■ PROBLEM DETAILS: Could you output each line of the data that follows exactly?

Segment Open

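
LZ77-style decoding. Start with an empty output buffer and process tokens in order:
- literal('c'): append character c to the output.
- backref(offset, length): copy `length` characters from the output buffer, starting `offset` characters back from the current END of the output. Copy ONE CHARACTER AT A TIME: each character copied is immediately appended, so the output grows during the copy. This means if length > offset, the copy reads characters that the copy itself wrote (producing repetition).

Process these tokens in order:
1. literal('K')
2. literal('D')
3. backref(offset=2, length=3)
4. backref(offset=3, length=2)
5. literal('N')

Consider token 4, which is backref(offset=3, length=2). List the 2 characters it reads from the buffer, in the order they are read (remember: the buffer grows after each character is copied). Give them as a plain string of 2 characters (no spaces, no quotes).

Answer: KD

Derivation:
Token 1: literal('K'). Output: "K"
Token 2: literal('D'). Output: "KD"
Token 3: backref(off=2, len=3) (overlapping!). Copied 'KDK' from pos 0. Output: "KDKDK"
Token 4: backref(off=3, len=2). Buffer before: "KDKDK" (len 5)
  byte 1: read out[2]='K', append. Buffer now: "KDKDKK"
  byte 2: read out[3]='D', append. Buffer now: "KDKDKKD"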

Segment Closed

■ RESULT OF THIS EXERCISE:
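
LZ77-style decoding. Start with an empty output buffer and process tokens in order:
- literal('c'): append character c to the output.
- backref(offset, length): copy `length` characters from the output buffer, starting `offset` characters back from the current END of the output. Copy ONE CHARACTER AT A TIME: each character copied is immediately appended, so the output grows during the copy. This means if length > offset, the copy reads characters that the copy itself wrote (producing repetition).

Process these tokens in order:
1. literal('K')
2. literal('D')
3. backref(offset=2, length=3)
4. backref(offset=3, length=2)
5. literal('N')

Consider token 4, which is backref(offset=3, length=2). List the 2 characters it reads from the buffer, in the order they are read (remember: the buffer grows after each character is copied). Give them as a plain string of 2 characters (no spaces, no quotes).

Answer: KD

Derivation:
Token 1: literal('K'). Output: "K"
Token 2: literal('D'). Output: "KD"
Token 3: backref(off=2, len=3) (overlapping!). Copied 'KDK' from pos 0. Output: "KDKDK"
Token 4: backref(off=3, len=2). Buffer before: "KDKDK" (len 5)
  byte 1: read out[2]='K', append. Buffer now: "KDKDKK"
  byte 2: read out[3]='D', append. Buffer now: "KDKDKKD"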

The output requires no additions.